Whatever follows the line containing "Find the number of units in the ring ℤ/46805ℤ." in the listing below should be printed exactly, along with that line itself.
====== DATA RECORDS ======
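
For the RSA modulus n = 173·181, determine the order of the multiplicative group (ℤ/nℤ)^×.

30960

φ(173) = 173 − 1 = 172.
φ(181) = 181 − 1 = 180.
Multiply: 172 · 180 = 30960.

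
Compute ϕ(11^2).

110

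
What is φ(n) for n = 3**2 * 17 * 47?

φ(3^2) = 3^2 − 3^1 = 9 − 3 = 6.
φ(17) = 17 − 1 = 16.
φ(47) = 47 − 1 = 46.
Multiply: 6 · 16 · 46 = 4416.

4416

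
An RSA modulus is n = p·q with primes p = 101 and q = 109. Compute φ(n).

10800

φ(101) = 101 − 1 = 100.
φ(109) = 109 − 1 = 108.
Multiply: 100 · 108 = 10800.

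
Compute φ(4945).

3696

4945 = 5 · 23 · 43.
φ(5) = 5 − 1 = 4.
φ(23) = 23 − 1 = 22.
φ(43) = 43 − 1 = 42.
φ(4945) = 4 × 22 × 42 = 3696.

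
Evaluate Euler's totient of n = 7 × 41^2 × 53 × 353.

180111360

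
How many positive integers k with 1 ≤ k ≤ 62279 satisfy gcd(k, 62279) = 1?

62279 = 7^2 × 31 × 41.
φ(62279) = 62279 · (1 − 1/7) · (1 − 1/31) · (1 − 1/41)
       = 62279 · 7200/8897 = 50400.

50400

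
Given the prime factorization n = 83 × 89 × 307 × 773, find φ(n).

1704650112

φ(83) = 83 − 1 = 82.
φ(89) = 89 − 1 = 88.
φ(307) = 307 − 1 = 306.
φ(773) = 773 − 1 = 772.
Since φ is multiplicative, φ(1753016357) = 82 · 88 · 306 · 772 = 1704650112.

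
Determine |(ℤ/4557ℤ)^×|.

Prime factorization: 4557 = 3 · 7^2 · 31.
φ(3) = 3 − 1 = 2.
φ(7^2) = 7^2 − 7^1 = 49 − 7 = 42.
φ(31) = 31 − 1 = 30.
Since φ is multiplicative, φ(4557) = 2 · 42 · 30 = 2520.

2520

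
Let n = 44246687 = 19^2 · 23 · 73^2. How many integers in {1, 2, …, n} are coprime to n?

φ(19^2) = 19^2 − 19^1 = 361 − 19 = 342.
φ(23) = 23 − 1 = 22.
φ(73^2) = 73^2 − 73^1 = 5329 − 73 = 5256.
Multiply: 342 · 22 · 5256 = 39546144.

39546144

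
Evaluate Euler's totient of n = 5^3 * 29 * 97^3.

2529139200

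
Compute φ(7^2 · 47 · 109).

φ(251027) = 251027 · (1 − 1/7) · (1 − 1/47) · (1 − 1/109)
       = 251027 · 29808/35861 = 208656.

208656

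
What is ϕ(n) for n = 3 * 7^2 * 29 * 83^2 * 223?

φ(6549020961) = 6549020961 · (1 − 1/3) · (1 − 1/7) · (1 − 1/29) · (1 − 1/83) · (1 − 1/223)
       = 6549020961 · 6116544/11271981 = 3553712064.

3553712064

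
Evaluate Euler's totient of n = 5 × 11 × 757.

30240

φ(41635) = 41635 · (1 − 1/5) · (1 − 1/11) · (1 − 1/757)
       = 41635 · 30240/41635 = 30240.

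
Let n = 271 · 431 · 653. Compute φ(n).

75697200

φ(76271053) = 76271053 · (1 − 1/271) · (1 − 1/431) · (1 − 1/653)
       = 76271053 · 75697200/76271053 = 75697200.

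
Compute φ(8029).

First factor: 8029 = 7 * 31 * 37.
φ(7) = 7 − 1 = 6.
φ(31) = 31 − 1 = 30.
φ(37) = 37 − 1 = 36.
Multiply: 6 · 30 · 36 = 6480.

6480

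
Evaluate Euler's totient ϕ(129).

Factor 129: 129 = 3 × 43.
φ(3) = 3 − 1 = 2.
φ(43) = 43 − 1 = 42.
φ(129) = 2 × 42 = 84.

84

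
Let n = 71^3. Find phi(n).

φ(357911) = 357911 · (1 − 1/71)
       = 357911 · 70/71 = 352870.

352870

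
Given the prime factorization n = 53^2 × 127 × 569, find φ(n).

197241408

φ(202986767) = 202986767 · (1 − 1/53) · (1 − 1/127) · (1 − 1/569)
       = 202986767 · 3721536/3829939 = 197241408.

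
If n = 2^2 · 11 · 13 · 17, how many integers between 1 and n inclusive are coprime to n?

3840

φ(9724) = 9724 · (1 − 1/2) · (1 − 1/11) · (1 − 1/13) · (1 − 1/17)
       = 9724 · 1920/4862 = 3840.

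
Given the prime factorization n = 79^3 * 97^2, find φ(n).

4533062976

φ(4639003951) = 4639003951 · (1 − 1/79) · (1 − 1/97)
       = 4639003951 · 7488/7663 = 4533062976.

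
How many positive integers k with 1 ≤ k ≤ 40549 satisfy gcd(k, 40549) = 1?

First factor: 40549 = 23 · 41 · 43.
φ(23) = 23 − 1 = 22.
φ(41) = 41 − 1 = 40.
φ(43) = 43 − 1 = 42.
Multiply: 22 · 40 · 42 = 36960.

36960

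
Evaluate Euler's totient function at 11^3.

1210

φ(1331) = 1331 · (1 − 1/11)
       = 1331 · 10/11 = 1210.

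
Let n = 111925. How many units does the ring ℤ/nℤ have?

79200

111925 = 5^2 · 11^2 · 37.
φ(5^2) = 5^2 − 5^1 = 25 − 5 = 20.
φ(11^2) = 11^1·(11−1) = 11·10 = 110.
φ(37) = 37 − 1 = 36.
Multiply: 20 · 110 · 36 = 79200.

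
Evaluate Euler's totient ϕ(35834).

35834 = 2 × 19 × 23 × 41.
φ(2) = 2 − 1 = 1.
φ(19) = 19 − 1 = 18.
φ(23) = 23 − 1 = 22.
φ(41) = 41 − 1 = 40.
φ(35834) = 1 × 18 × 22 × 40 = 15840.

15840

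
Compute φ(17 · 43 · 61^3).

φ(17) = 17 − 1 = 16.
φ(43) = 43 − 1 = 42.
φ(61^3) = 61^3 − 61^2 = 226981 − 3721 = 223260.
Since φ is multiplicative, φ(165923111) = 16 · 42 · 223260 = 150030720.

150030720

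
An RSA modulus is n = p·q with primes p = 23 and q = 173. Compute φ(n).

For distinct primes, φ(pq) = (p−1)(q−1) = 22 × 172 = 3784.

3784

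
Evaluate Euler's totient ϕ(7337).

6160

7337 = 11 · 23 · 29.
φ(7337) = 7337 · (1 − 1/11) · (1 − 1/23) · (1 − 1/29)
       = 7337 · 6160/7337 = 6160.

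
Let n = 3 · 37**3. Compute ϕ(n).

φ(3) = 3 − 1 = 2.
φ(37^3) = 37^2·(37−1) = 1369·36 = 49284.
Multiply: 2 · 49284 = 98568.

98568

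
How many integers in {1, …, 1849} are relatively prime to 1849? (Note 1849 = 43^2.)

φ(1849) = 1849 · (1 − 1/43)
       = 1849 · 42/43 = 1806.

1806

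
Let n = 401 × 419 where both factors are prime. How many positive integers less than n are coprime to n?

φ(401) = 401 − 1 = 400.
φ(419) = 419 − 1 = 418.
Multiply: 400 · 418 = 167200.

167200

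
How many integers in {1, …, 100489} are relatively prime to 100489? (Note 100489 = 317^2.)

100172

φ(317^2) = 317^1·(317−1) = 317·316 = 100172.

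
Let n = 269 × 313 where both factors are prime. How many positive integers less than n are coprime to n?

83616

For distinct primes, φ(pq) = (p−1)(q−1) = 268 × 312 = 83616.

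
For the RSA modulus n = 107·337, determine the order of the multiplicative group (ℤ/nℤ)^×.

35616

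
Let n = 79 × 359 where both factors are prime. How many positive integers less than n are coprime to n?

27924

φ(79) = 79 − 1 = 78.
φ(359) = 359 − 1 = 358.
φ(28361) = 78 × 358 = 27924.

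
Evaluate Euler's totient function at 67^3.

296274

φ(300763) = 300763 · (1 − 1/67)
       = 300763 · 66/67 = 296274.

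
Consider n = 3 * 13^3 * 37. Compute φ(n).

φ(243867) = 243867 · (1 − 1/3) · (1 − 1/13) · (1 − 1/37)
       = 243867 · 864/1443 = 146016.

146016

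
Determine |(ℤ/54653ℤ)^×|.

50400

First factor: 54653 = 31 * 41 * 43.
φ(54653) = 54653 · (1 − 1/31) · (1 − 1/41) · (1 − 1/43)
       = 54653 · 50400/54653 = 50400.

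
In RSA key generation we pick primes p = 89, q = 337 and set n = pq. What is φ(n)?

φ(29993) = 29993 · (1 − 1/89) · (1 − 1/337)
       = 29993 · 29568/29993 = 29568.

29568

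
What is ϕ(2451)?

1512

Prime factorization: 2451 = 3 · 19 · 43.
φ(2451) = 2451 · (1 − 1/3) · (1 − 1/19) · (1 − 1/43)
       = 2451 · 1512/2451 = 1512.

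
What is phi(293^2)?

φ(293^2) = 293^2 − 293^1 = 85849 − 293 = 85556.

85556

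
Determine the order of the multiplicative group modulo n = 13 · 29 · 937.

φ(353249) = 353249 · (1 − 1/13) · (1 − 1/29) · (1 − 1/937)
       = 353249 · 314496/353249 = 314496.

314496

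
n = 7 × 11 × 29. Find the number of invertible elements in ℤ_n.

1680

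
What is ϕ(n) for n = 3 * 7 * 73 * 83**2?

5880384

φ(3) = 3 − 1 = 2.
φ(7) = 7 − 1 = 6.
φ(73) = 73 − 1 = 72.
φ(83^2) = 83^2 − 83^1 = 6889 − 83 = 6806.
Since φ is multiplicative, φ(10560837) = 2 · 6 · 72 · 6806 = 5880384.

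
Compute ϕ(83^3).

φ(83^3) = 83^2·(83−1) = 6889·82 = 564898.

564898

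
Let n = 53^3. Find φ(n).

φ(148877) = 148877 · (1 − 1/53)
       = 148877 · 52/53 = 146068.

146068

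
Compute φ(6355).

6355 = 5 · 31 · 41.
φ(5) = 5 − 1 = 4.
φ(31) = 31 − 1 = 30.
φ(41) = 41 − 1 = 40.
φ(6355) = 4 × 30 × 40 = 4800.

4800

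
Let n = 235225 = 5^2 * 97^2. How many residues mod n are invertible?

186240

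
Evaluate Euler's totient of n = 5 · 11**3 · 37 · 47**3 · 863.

φ(22062471077515) = 22062471077515 · (1 − 1/5) · (1 − 1/11) · (1 − 1/37) · (1 − 1/47) · (1 − 1/863)
       = 22062471077515 · 57098880/82541635 = 15261902536320.

15261902536320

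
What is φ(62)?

30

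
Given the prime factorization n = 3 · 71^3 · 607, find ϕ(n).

427678440

φ(3) = 3 − 1 = 2.
φ(71^3) = 71^3 − 71^2 = 357911 − 5041 = 352870.
φ(607) = 607 − 1 = 606.
Multiply: 2 · 352870 · 606 = 427678440.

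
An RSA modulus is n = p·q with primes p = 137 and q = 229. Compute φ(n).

φ(pq) = (p−1)(q−1) = 136 · 228 = 31008.

31008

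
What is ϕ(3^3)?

φ(3^3) = 3^3 − 3^2 = 27 − 9 = 18.

18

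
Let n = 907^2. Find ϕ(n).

φ(907^2) = 907^1·(907−1) = 907·906 = 821742.

821742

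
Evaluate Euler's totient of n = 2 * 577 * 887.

510336

φ(2) = 2 − 1 = 1.
φ(577) = 577 − 1 = 576.
φ(887) = 887 − 1 = 886.
Multiply: 1 · 576 · 886 = 510336.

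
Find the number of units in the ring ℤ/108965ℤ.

First factor: 108965 = 5 × 19 × 31 × 37.
φ(5) = 5 − 1 = 4.
φ(19) = 19 − 1 = 18.
φ(31) = 31 − 1 = 30.
φ(37) = 37 − 1 = 36.
Since φ is multiplicative, φ(108965) = 4 · 18 · 30 · 36 = 77760.

77760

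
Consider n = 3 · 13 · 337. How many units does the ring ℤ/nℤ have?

φ(13143) = 13143 · (1 − 1/3) · (1 − 1/13) · (1 − 1/337)
       = 13143 · 8064/13143 = 8064.

8064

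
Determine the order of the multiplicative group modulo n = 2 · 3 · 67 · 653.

φ(262506) = 262506 · (1 − 1/2) · (1 − 1/3) · (1 − 1/67) · (1 − 1/653)
       = 262506 · 86064/262506 = 86064.

86064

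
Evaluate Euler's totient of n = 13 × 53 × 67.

φ(46163) = 46163 · (1 − 1/13) · (1 − 1/53) · (1 − 1/67)
       = 46163 · 41184/46163 = 41184.

41184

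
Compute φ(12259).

10560

First factor: 12259 = 13 * 23 * 41.
φ(13) = 13 − 1 = 12.
φ(23) = 23 − 1 = 22.
φ(41) = 41 − 1 = 40.
Since φ is multiplicative, φ(12259) = 12 · 22 · 40 = 10560.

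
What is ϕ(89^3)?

697048

φ(704969) = 704969 · (1 − 1/89)
       = 704969 · 88/89 = 697048.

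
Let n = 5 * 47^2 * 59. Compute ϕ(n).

501584

φ(651655) = 651655 · (1 − 1/5) · (1 − 1/47) · (1 − 1/59)
       = 651655 · 10672/13865 = 501584.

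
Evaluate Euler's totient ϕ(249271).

201600

249271 = 11 × 17 × 31 × 43.
φ(11) = 11 − 1 = 10.
φ(17) = 17 − 1 = 16.
φ(31) = 31 − 1 = 30.
φ(43) = 43 − 1 = 42.
φ(249271) = 10 × 16 × 30 × 42 = 201600.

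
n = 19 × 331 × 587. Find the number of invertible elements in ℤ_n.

3480840

φ(3691643) = 3691643 · (1 − 1/19) · (1 − 1/331) · (1 − 1/587)
       = 3691643 · 3480840/3691643 = 3480840.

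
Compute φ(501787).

501787 = 11^3 * 13 * 29.
φ(501787) = 501787 · (1 − 1/11) · (1 − 1/13) · (1 − 1/29)
       = 501787 · 3360/4147 = 406560.

406560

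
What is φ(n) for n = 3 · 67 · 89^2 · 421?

434206080

φ(3) = 3 − 1 = 2.
φ(67) = 67 − 1 = 66.
φ(89^2) = 89^2 − 89^1 = 7921 − 89 = 7832.
φ(421) = 421 − 1 = 420.
Multiply: 2 · 66 · 7832 · 420 = 434206080.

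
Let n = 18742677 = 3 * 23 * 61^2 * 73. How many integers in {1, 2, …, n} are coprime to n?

11594880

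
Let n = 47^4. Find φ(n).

φ(4879681) = 4879681 · (1 − 1/47)
       = 4879681 · 46/47 = 4775858.

4775858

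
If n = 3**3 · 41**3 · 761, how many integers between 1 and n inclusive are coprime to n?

φ(1416119787) = 1416119787 · (1 − 1/3) · (1 − 1/41) · (1 − 1/761)
       = 1416119787 · 60800/93603 = 919843200.

919843200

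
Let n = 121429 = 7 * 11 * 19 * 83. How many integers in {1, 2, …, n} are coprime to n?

88560

φ(121429) = 121429 · (1 − 1/7) · (1 − 1/11) · (1 − 1/19) · (1 − 1/83)
       = 121429 · 88560/121429 = 88560.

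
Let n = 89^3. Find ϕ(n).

697048

φ(89^3) = 89^3 − 89^2 = 704969 − 7921 = 697048.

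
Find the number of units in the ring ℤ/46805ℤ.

31680

Factor 46805: 46805 = 5 × 11 × 23 × 37.
φ(5) = 5 − 1 = 4.
φ(11) = 11 − 1 = 10.
φ(23) = 23 − 1 = 22.
φ(37) = 37 − 1 = 36.
Multiply: 4 · 10 · 22 · 36 = 31680.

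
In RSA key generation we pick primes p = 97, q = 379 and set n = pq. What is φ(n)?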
======
ANSWER »
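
Find the number of units in the ring ℤ/46805ℤ.

31680

Factor 46805: 46805 = 5 × 11 × 23 × 37.
φ(5) = 5 − 1 = 4.
φ(11) = 11 − 1 = 10.
φ(23) = 23 − 1 = 22.
φ(37) = 37 − 1 = 36.
Multiply: 4 · 10 · 22 · 36 = 31680.

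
In RSA key generation we pick primes p = 97, q = 379 and set n = pq. What is φ(n)?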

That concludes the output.